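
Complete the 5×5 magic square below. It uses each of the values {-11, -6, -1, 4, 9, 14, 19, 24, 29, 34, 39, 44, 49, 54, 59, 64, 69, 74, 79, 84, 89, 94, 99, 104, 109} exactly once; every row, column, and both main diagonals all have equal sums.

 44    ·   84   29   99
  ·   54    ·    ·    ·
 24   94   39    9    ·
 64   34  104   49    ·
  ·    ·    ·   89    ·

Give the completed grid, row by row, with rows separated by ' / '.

The 25 entries sum to 1225, so each line sums to 1225/5 = 245.
From row 1, 245 − (44 + 84 + 29 + 99) gives (1,2) = -11.
Using row 3: 24 + 94 + 39 + 9 + ? → (3,5) = 245 − 166 = 79.
From row 4, 245 − (64 + 34 + 104 + 49) gives (4,5) = -6.
Column 2: -11 + 54 + 94 + 34 + ? = 245, so (5,2) = 74.
Column 4 must total 245; the given cells sum to 176, so (2,4) = 69.
From main diagonal, 245 − (44 + 54 + 39 + 49) gives (5,5) = 59.
Anti-diagonal: 99 + 69 + 39 + 34 + ? = 245, so (5,1) = 4.
Using row 5: 4 + 74 + 89 + 59 + ? → (5,3) = 245 − 226 = 19.
The remaining cell in column 1 is (2,1) = 245 − 136 = 109.
Column 3: 84 + 39 + 104 + 19 + ? = 245, so (2,3) = -1.
Column 5 needs 245; the known cells sum to 231, so (2,5) = 14.

44 -11 84 29 99 / 109 54 -1 69 14 / 24 94 39 9 79 / 64 34 104 49 -6 / 4 74 19 89 59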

▸ **PROBLEM DETAILS**
Without altering a single character, write out every record above.

▸ **ANSWER FOR THIS EXERCISE**
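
Complete the 5×5 magic square below. It uses each of the values {-11, -6, -1, 4, 9, 14, 19, 24, 29, 34, 39, 44, 49, 54, 59, 64, 69, 74, 79, 84, 89, 94, 99, 104, 109} exactly once; every row, column, and both main diagonals all have equal sums.

 44    ·   84   29   99
  ·   54    ·    ·    ·
 24   94   39    9    ·
 64   34  104   49    ·
  ·    ·    ·   89    ·

Give the completed grid, row by row, with rows separated by ' / '.

The 25 entries sum to 1225, so each line sums to 1225/5 = 245.
From row 1, 245 − (44 + 84 + 29 + 99) gives (1,2) = -11.
Using row 3: 24 + 94 + 39 + 9 + ? → (3,5) = 245 − 166 = 79.
From row 4, 245 − (64 + 34 + 104 + 49) gives (4,5) = -6.
Column 2: -11 + 54 + 94 + 34 + ? = 245, so (5,2) = 74.
Column 4 must total 245; the given cells sum to 176, so (2,4) = 69.
From main diagonal, 245 − (44 + 54 + 39 + 49) gives (5,5) = 59.
Anti-diagonal: 99 + 69 + 39 + 34 + ? = 245, so (5,1) = 4.
Using row 5: 4 + 74 + 89 + 59 + ? → (5,3) = 245 − 226 = 19.
The remaining cell in column 1 is (2,1) = 245 − 136 = 109.
Column 3: 84 + 39 + 104 + 19 + ? = 245, so (2,3) = -1.
Column 5 needs 245; the known cells sum to 231, so (2,5) = 14.

44 -11 84 29 99 / 109 54 -1 69 14 / 24 94 39 9 79 / 64 34 104 49 -6 / 4 74 19 89 59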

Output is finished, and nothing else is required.